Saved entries
_____
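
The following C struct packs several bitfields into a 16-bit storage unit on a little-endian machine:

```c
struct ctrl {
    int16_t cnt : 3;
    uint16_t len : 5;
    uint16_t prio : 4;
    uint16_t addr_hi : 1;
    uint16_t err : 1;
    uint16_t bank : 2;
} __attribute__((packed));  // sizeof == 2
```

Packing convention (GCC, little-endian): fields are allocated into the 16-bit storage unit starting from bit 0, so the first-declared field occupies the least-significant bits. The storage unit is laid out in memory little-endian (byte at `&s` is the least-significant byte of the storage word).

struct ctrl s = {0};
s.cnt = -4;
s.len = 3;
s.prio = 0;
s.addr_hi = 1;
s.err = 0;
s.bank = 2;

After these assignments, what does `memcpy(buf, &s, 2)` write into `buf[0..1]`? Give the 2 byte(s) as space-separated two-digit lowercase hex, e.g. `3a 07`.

1c 90

cnt (3b) val=-4 bits=0x4 at bit 0: 0x0004
len (5b) val=3 bits=0x3 at bit 3: 0x001c
prio (4b) val=0 bits=0x0 at bit 8: 0x001c
addr_hi (1b) val=1 bits=0x1 at bit 12: 0x101c
err (1b) val=0 bits=0x0 at bit 13: 0x101c
bank (2b) val=2 bits=0x2 at bit 14: 0x901c
word = 0x901c → little-endian bytes:
  [0]=0x1c  [1]=0x90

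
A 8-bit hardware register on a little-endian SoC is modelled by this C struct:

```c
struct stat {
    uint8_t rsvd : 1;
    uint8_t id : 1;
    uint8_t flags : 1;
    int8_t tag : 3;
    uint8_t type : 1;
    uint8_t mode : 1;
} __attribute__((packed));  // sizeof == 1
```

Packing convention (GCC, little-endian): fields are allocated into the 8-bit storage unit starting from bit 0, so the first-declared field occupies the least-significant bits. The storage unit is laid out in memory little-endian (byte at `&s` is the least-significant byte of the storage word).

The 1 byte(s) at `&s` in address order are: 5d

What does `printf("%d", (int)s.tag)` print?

3

[0]=0x5d (little-endian) → word 0x5d
rsvd [0+:1] = (word>>0) & 0x1 = 1
id [1+:1] = (word>>1) & 0x1 = 0
flags [2+:1] = (word>>2) & 0x1 = 1
tag [3+:3] = (word>>3) & 0x7 = 3  ←
type [6+:1] = (word>>6) & 0x1 = 1
mode [7+:1] = (word>>7) & 0x1 = 0
tag signed 3b, MSB=0: value = 3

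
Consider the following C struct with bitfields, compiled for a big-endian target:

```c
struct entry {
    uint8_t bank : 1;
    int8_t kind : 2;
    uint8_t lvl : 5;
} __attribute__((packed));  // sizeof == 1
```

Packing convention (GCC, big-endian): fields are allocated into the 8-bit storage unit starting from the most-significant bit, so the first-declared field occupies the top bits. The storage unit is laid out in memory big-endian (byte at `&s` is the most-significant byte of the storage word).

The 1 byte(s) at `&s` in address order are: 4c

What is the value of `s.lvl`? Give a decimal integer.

[0]=0x4c (big-endian) → word 0x4c
bank [7+:1] = (word>>7) & 0x1 = 0
kind [5+:2] = (word>>5) & 0x3 = 2
lvl [0+:5] = (word>>0) & 0x1f = 12  ←

12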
_____
### WHAT TO PRODUCE
Across the records, how many lines carry the word "bitfields"? The answer should be a number alone.

### SOLUTION TO THIS TASK
2